Return, from the material below, each line in which "variables" occurs.

#####

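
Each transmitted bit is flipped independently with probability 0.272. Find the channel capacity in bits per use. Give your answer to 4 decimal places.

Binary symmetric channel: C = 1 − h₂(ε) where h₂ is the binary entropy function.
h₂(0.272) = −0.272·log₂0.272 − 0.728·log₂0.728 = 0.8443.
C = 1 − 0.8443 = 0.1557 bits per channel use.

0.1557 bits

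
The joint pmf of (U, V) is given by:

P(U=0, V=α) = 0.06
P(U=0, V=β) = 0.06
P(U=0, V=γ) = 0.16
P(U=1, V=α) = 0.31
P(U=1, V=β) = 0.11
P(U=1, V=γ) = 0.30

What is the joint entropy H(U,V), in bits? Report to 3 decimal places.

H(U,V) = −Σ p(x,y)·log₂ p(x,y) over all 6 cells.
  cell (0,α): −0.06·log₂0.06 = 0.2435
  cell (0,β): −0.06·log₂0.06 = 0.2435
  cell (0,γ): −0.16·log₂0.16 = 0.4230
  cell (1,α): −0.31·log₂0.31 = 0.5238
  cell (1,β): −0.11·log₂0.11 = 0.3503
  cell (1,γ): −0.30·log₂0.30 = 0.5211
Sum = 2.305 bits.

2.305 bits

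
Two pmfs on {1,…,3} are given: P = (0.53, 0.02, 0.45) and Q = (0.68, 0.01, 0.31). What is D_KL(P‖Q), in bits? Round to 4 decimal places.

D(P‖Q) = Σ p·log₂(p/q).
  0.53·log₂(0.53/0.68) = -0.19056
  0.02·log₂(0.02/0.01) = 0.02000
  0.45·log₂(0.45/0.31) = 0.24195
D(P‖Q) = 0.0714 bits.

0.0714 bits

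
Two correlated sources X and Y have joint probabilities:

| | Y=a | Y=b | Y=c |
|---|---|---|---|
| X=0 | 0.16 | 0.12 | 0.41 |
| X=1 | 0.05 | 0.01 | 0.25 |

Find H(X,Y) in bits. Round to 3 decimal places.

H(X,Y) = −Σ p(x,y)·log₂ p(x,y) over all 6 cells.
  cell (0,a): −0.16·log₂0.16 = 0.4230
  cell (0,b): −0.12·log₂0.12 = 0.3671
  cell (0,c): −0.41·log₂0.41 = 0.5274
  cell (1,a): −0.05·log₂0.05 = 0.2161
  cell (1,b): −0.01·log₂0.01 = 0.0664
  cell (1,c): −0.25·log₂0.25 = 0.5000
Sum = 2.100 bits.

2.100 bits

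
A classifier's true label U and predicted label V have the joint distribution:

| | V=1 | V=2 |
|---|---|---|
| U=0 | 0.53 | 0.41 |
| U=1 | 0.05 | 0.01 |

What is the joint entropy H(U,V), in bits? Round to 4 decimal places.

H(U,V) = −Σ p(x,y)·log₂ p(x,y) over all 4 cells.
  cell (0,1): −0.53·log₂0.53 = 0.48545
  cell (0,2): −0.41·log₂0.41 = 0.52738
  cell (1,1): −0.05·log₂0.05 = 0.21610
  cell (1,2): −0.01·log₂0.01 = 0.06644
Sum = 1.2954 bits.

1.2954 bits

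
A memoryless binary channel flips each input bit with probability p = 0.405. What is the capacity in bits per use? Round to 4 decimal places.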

#####

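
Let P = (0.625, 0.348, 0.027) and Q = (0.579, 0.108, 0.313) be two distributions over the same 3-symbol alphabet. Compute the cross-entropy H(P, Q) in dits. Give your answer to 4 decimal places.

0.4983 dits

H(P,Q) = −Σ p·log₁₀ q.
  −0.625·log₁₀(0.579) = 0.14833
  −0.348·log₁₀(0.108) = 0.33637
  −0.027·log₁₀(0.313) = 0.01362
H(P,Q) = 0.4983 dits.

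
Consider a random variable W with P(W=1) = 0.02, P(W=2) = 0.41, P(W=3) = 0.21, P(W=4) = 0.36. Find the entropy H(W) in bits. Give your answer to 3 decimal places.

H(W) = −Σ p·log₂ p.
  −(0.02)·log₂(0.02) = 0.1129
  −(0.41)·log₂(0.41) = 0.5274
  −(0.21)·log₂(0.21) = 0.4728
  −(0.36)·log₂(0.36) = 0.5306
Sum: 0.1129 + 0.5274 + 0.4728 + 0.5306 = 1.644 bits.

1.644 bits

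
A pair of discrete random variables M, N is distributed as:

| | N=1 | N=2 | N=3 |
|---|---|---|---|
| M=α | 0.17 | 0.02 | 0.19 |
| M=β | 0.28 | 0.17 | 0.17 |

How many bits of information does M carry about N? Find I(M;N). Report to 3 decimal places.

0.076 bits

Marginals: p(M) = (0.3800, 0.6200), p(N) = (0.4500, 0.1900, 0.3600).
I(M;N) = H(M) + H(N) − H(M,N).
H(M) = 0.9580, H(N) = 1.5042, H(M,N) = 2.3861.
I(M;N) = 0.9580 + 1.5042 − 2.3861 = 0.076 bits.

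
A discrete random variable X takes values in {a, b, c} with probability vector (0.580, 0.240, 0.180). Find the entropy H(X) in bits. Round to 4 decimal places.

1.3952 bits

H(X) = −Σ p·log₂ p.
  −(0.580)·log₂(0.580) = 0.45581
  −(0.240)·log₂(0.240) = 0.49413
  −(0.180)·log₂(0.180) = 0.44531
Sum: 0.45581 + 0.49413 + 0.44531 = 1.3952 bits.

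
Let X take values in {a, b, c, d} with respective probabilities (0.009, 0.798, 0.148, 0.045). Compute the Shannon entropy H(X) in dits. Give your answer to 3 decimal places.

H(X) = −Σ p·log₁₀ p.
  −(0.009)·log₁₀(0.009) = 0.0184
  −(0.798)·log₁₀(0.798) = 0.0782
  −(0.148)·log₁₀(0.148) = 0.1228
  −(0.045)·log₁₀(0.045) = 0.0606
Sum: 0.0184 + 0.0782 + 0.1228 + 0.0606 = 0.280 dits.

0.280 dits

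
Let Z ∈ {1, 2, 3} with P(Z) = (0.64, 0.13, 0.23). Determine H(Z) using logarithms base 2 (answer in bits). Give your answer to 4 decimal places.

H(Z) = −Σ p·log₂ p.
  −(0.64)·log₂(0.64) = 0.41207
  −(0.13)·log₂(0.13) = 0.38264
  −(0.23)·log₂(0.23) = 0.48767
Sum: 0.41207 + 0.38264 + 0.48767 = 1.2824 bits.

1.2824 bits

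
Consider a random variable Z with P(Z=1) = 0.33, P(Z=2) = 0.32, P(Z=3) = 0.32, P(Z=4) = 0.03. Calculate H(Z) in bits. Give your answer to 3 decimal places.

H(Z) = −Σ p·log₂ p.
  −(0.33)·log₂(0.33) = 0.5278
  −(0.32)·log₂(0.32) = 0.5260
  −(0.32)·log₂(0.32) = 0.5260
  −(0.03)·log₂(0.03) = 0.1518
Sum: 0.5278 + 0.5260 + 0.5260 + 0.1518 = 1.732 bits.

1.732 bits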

#####

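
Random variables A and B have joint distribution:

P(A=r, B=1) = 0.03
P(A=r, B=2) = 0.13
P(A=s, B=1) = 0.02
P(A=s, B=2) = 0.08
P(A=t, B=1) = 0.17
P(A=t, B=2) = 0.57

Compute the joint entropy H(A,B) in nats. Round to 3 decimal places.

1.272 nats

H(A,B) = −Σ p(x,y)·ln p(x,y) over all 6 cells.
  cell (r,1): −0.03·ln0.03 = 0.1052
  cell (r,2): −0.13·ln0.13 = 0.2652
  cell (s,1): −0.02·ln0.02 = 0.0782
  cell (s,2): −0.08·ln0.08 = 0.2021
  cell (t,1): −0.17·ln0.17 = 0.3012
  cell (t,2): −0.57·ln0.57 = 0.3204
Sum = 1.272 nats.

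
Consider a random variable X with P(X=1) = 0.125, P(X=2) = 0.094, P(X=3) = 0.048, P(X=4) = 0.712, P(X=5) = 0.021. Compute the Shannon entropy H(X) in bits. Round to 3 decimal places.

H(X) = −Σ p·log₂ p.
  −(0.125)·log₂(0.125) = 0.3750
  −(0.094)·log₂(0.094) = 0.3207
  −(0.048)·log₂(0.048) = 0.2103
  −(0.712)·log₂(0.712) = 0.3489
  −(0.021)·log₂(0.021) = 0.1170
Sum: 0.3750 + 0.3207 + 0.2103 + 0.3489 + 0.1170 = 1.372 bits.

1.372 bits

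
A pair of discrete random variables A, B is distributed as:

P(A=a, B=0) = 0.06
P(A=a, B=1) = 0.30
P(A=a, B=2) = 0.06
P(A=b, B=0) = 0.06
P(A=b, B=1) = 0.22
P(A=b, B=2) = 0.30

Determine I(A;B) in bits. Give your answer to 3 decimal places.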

#####

• Solution to this exercise:
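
A pair of discrete random variables M, N is distributed as:
Random variables A and B have joint distribution:
A pair of discrete random variables A, B is distributed as: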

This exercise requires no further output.